- What the task requires -
Return only the line that contains "Crush-season winery effluent" and each line after it, through the last line of the data below, copied exactly.

**** Stored data ****

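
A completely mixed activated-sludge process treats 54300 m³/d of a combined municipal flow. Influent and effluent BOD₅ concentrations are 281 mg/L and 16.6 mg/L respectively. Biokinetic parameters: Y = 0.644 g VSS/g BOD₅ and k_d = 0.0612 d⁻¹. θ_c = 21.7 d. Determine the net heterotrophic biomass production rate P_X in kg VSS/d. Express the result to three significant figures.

P_X ≈ 3970 kg VSS/d

The observed yield is Y_obs = Y/(1 + k_d·θ_c) = 0.644 / (1 + 0.0612 × 21.7) = 0.644 / 2.328 = 0.2766 g VSS per g BOD₅ removed.
ΔS = 281 − 16.6 = 264.4 mg/L, so the substrate removal rate is 54300 × 264.4/1000 = 14357 kg BOD₅/d.
Net biomass production P_X = Y_obs × Q·(S₀ − S) = 0.2766 × 14357 = 3972 kg VSS/d.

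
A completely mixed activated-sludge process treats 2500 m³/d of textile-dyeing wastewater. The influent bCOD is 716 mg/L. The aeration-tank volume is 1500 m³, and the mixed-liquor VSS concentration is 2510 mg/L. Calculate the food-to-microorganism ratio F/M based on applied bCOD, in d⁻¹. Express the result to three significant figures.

Food-to-microorganism ratio F/M = Q S₀ / (V X) = 2500 × 716 / (1500 × 2510) = 0.4754 d⁻¹.

F/M ≈ 0.475 d⁻¹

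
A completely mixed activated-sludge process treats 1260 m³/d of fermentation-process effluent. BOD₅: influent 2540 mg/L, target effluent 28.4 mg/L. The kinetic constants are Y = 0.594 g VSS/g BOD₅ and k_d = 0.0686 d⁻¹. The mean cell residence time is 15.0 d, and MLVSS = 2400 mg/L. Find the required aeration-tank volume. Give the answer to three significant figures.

V ≈ 5790 m³

Steady-state biomass mass balance: V·X·(1 + k_d·θ_c) = Y·Q·(S₀ − S)·θ_c, so V = 0.594 × 1260 × (2540 − 28.4) × 15.0 / [2400 × (1 + 0.0686 × 15.0)] = 2.82×10^7 / 4870 = 5790 m³.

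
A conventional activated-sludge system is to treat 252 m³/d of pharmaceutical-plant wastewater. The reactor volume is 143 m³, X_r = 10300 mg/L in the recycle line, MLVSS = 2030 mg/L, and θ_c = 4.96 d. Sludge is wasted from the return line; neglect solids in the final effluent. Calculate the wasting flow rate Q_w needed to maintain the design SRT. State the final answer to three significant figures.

Q_w ≈ 5.68 m³/d

θ_c = V·X/(Q_w·X_r) when wasting from the recycle, so Q_w = V·X/(θ_c·X_r) = 143.0 × 2030 / (4.96 × 10300) = 5.682 m³/d.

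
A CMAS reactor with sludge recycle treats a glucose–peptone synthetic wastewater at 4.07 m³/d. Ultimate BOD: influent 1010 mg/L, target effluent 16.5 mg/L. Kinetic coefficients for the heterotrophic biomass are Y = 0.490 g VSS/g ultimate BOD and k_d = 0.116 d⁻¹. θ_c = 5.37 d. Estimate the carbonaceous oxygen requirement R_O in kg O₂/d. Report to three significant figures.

Y_obs = Y / (1 + k_d θ_c) = 0.490 / (1 + 0.116 × 5.37) = 0.490 / 1.623 = 0.3019.
Mass of ultimate BOD removed per day: Q(S₀ − S) = 4.07 × 993.5 g/m³ = 4.044 kg/d.
P_X = Y_obs·Q·(S₀ − S) = 0.3019 × 4.044 = 1.221 kg VSS/d.
R_O = Q·ΔS − 1.42 P_X = 4.044 − 1.734 = 2.310 kg O₂/d.

R_O ≈ 2.31 kg O₂/d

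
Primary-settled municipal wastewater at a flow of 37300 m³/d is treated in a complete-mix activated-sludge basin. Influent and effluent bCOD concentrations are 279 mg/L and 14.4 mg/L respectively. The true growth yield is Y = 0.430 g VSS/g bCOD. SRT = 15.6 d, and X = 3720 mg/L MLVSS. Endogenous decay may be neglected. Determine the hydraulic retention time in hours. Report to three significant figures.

V·X = Y·Q·ΔS·θ_c gives V = 0.430 × 37300 × (279 − 14.4) × 15.6 / 3720 = 17797 m³.
Hydraulic retention time τ = V/Q = 17797 / 37300 = 0.4771 d = 11.45 h.

τ ≈ 11.5 h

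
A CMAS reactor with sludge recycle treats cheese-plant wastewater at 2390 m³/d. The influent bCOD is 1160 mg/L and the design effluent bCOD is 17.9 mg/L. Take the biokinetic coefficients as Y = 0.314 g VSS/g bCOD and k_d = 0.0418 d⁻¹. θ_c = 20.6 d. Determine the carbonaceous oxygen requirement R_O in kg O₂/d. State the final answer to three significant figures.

Y_obs = Y / (1 + k_d θ_c) = 0.314 / (1 + 0.0418 × 20.6) = 0.314 / 1.861 = 0.1687.
Substrate removed = Q·(S₀ − S) = 2390 m³/d × (1160 − 17.9) g/m³ = 2.73×10^6 g/d = 2730 kg/d.
Net sludge production P_X = 0.1687 × 2730 = 460.5 kg VSS/d.
R_O = Q·ΔS − 1.42 P_X = 2730 − 654.0 = 2076 kg O₂/d.

R_O ≈ 2080 kg O₂/d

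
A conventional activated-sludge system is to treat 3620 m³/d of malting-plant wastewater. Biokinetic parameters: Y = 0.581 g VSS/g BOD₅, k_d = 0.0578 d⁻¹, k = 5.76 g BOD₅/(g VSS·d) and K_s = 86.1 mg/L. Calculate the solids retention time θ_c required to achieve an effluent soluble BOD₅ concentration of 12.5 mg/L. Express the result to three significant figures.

θ_c ≈ 2.73 d

From 1/θ_c = Y·k·S/(K_s + S) − k_d: Y·k·S/(K_s+S) = 0.581 × 5.76 × 12.5 / (86.1 + 12.5) = 0.4243 d⁻¹.
Then 1/θ_c = μ − k_d = 0.4243 − 0.0578 = 0.3665 d⁻¹, giving θ_c = 2.729 d.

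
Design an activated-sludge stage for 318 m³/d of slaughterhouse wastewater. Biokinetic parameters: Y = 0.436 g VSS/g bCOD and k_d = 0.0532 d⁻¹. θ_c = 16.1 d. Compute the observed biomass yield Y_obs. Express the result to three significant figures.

Y_obs = Y / (1 + k_d θ_c) = 0.436 / (1 + 0.0532 × 16.1) = 0.436 / 1.857 = 0.2348.

Y_obs ≈ 0.235 g VSS/g bCOD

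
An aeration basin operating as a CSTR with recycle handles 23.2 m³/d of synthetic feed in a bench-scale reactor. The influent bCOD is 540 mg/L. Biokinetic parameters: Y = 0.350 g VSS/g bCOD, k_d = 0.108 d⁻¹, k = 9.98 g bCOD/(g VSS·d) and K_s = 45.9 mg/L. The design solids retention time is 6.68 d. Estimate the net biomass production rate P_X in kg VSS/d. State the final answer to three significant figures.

From the Monod/SRT balance for a CMAS, S = K_s·(1+k_d θ_c)/[θ_c·(Y k − k_d) − 1] = 45.9 × (1 + 0.108 × 6.68) / [6.68 × (0.350 × 9.98 − 0.108) − 1] = 79.01 / 21.61 = 3.656 mg/L.
Y_obs = Y / (1 + k_d θ_c) = 0.350 / (1 + 0.108 × 6.68) = 0.350 / 1.721 = 0.2033.
Mass of bCOD removed per day: Q(S₀ − S) = 23.2 × 536.3 g/m³ = 12.44 kg/d.
Biomass produced: P_X = Y_obs·Q·ΔS = 0.2033 × 12.44 ≈ 2.530 kg VSS/d.

P_X ≈ 2.53 kg VSS/d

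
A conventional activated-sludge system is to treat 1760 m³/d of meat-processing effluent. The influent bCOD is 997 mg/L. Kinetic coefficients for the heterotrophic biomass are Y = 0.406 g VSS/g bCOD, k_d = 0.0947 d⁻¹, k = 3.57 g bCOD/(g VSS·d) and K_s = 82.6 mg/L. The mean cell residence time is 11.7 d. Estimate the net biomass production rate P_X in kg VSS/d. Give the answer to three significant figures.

For a completely mixed reactor with recycle the Lawrence–McCarty relation gives S = K_s·(1 + k_d·θ_c) / [θ_c·(Y·k − k_d) − 1] = 82.6 × (1 + 0.0947 × 11.7) / [11.7 × (0.406 × 3.57 − 0.0947) − 1] = 174.1 / 14.85 = 11.73 mg/L.
Correct the yield for decay: Y_obs = Y/(1 + k_d θ_c) = 0.406 / (1 + 0.0947 × 11.7) = 0.406 / 2.108 = 0.1926.
Mass of bCOD removed per day: Q(S₀ − S) = 1760 × 985.3 g/m³ = 1734 kg/d.
So the net sludge growth is P_X = 0.1926 × 1734 = 334.0 kg VSS/d.

P_X ≈ 334 kg VSS/d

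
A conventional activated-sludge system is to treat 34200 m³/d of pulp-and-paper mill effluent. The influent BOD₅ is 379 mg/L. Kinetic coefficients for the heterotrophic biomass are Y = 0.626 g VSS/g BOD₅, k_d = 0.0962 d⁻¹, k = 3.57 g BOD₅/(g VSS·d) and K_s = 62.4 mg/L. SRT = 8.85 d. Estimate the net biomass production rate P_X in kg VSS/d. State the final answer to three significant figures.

For a completely mixed reactor with recycle the Lawrence–McCarty relation gives S = K_s·(1 + k_d·θ_c) / [θ_c·(Y·k − k_d) − 1] = 62.4 × (1 + 0.0962 × 8.85) / [8.85 × (0.626 × 3.57 − 0.0962) − 1] = 115.5 / 17.93 = 6.444 mg/L.
Y_obs = Y / (1 + k_d θ_c) = 0.626 / (1 + 0.0962 × 8.85) = 0.626 / 1.851 = 0.3381.
Substrate removed = Q·(S₀ − S) = 34200 m³/d × (379 − 6.44) g/m³ = 1.27×10^7 g/d = 12742 kg/d.
Net biomass production P_X = Y_obs × Q·(S₀ − S) = 0.3381 × 12742 = 4308 kg VSS/d.

P_X ≈ 4310 kg VSS/d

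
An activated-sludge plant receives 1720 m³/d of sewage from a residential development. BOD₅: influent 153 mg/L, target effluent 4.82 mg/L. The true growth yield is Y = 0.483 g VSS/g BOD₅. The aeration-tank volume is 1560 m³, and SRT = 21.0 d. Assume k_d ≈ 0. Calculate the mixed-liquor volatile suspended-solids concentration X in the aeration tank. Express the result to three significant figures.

X ≈ 1660 mg/L

From V·X = Y·Q·(S₀ − S)·θ_c (decay neglected): X = 0.483 × 1720 × (153 − 4.82) × 21.0 / 1560 = 1657 mg/L.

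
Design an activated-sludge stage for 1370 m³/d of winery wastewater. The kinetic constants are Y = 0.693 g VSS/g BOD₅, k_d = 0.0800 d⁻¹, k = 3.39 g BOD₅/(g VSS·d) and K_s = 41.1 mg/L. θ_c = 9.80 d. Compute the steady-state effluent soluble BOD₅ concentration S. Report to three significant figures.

For a completely mixed reactor with recycle the Lawrence–McCarty relation gives S = K_s·(1 + k_d·θ_c) / [θ_c·(Y·k − k_d) − 1] = 41.1 × (1 + 0.0800 × 9.80) / [9.80 × (0.693 × 3.39 − 0.0800) − 1] = 73.32 / 21.24 = 3.452 mg/L.

S ≈ 3.45 mg/L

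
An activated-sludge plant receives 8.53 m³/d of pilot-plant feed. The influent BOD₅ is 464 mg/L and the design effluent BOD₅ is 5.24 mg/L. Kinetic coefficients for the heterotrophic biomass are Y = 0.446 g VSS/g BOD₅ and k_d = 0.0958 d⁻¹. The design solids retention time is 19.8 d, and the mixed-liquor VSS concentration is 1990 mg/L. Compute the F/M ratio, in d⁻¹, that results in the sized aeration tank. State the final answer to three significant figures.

F/M ≈ 0.332 d⁻¹

Steady-state biomass mass balance: V·X·(1 + k_d·θ_c) = Y·Q·(S₀ − S)·θ_c, so V = 0.446 × 8.53 × (464 − 5.24) × 19.8 / [1990 × (1 + 0.0958 × 19.8)] = 3.46×10^4 / 5765 = 5.995 m³.
Food-to-microorganism ratio F/M = Q S₀ / (V X) = 8.53 × 464 / (5.995 × 1990) = 0.3318 d⁻¹.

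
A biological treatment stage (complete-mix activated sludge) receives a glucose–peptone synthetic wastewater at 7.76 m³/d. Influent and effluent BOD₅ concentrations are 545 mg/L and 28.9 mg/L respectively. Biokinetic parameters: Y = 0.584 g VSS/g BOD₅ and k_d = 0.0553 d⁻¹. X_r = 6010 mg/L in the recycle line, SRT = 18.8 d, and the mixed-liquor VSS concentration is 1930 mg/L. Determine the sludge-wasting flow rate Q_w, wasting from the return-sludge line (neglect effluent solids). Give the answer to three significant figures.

Steady-state biomass mass balance: V·X·(1 + k_d·θ_c) = Y·Q·(S₀ − S)·θ_c, so V = 0.584 × 7.76 × (545 − 28.9) × 18.8 / [1930 × (1 + 0.0553 × 18.8)] = 4.4×10^4 / 3937 = 11.17 m³.
Q_w = (V·X)/(θ_c X_r) = 11.17 × 1930 / (18.8 × 6010) = 0.1908 m³/d.

Q_w ≈ 0.191 m³/d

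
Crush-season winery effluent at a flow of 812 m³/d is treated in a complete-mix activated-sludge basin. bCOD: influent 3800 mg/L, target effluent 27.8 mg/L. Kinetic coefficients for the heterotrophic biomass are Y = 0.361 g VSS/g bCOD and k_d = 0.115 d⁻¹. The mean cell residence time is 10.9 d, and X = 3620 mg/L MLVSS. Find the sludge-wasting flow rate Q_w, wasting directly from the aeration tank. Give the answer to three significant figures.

Rearranging the biomass balance for a CMAS with decay, V = Y·Q·ΔS·θ_c / [X·(1+k_d θ_c)] = 0.361 × 812 × (3800 − 27.8) × 10.9 / [3620 × (1 + 0.115 × 10.9)] = 1.21×10^7 / 8158 = 1477 m³.
With mixed-liquor wasting, θ_c = V/Q_w, so Q_w = V/θ_c = 1477/10.9 = 135.5 m³/d.

Q_w ≈ 136 m³/d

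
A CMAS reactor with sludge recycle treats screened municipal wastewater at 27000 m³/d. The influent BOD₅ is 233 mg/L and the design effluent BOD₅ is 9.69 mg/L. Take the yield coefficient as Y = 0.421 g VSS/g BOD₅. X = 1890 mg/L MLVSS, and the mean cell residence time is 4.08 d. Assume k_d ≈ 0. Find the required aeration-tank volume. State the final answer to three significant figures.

Biomass mass balance (decay neglected): V·X = Y·Q·(S₀ − S)·θ_c, so V = 0.421 × 27000 × (233 − 9.69) × 4.08 / 1890 = 5480 m³.

V ≈ 5480 m³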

****

- Response area -
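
Crush-season winery effluent at a flow of 812 m³/d is treated in a complete-mix activated-sludge basin. bCOD: influent 3800 mg/L, target effluent 27.8 mg/L. Kinetic coefficients for the heterotrophic biomass are Y = 0.361 g VSS/g bCOD and k_d = 0.115 d⁻¹. The mean cell residence time is 10.9 d, and X = 3620 mg/L MLVSS. Find the sludge-wasting flow rate Q_w, wasting directly from the aeration tank. Give the answer to three significant figures.

Rearranging the biomass balance for a CMAS with decay, V = Y·Q·ΔS·θ_c / [X·(1+k_d θ_c)] = 0.361 × 812 × (3800 − 27.8) × 10.9 / [3620 × (1 + 0.115 × 10.9)] = 1.21×10^7 / 8158 = 1477 m³.
With mixed-liquor wasting, θ_c = V/Q_w, so Q_w = V/θ_c = 1477/10.9 = 135.5 m³/d.

Q_w ≈ 136 m³/d

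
A CMAS reactor with sludge recycle treats screened municipal wastewater at 27000 m³/d. The influent BOD₅ is 233 mg/L and the design effluent BOD₅ is 9.69 mg/L. Take the yield coefficient as Y = 0.421 g VSS/g BOD₅. X = 1890 mg/L MLVSS, and the mean cell residence time is 4.08 d. Assume k_d ≈ 0. Find the required aeration-tank volume. State the final answer to three significant figures.

Biomass mass balance (decay neglected): V·X = Y·Q·(S₀ − S)·θ_c, so V = 0.421 × 27000 × (233 − 9.69) × 4.08 / 1890 = 5480 m³.

V ≈ 5480 m³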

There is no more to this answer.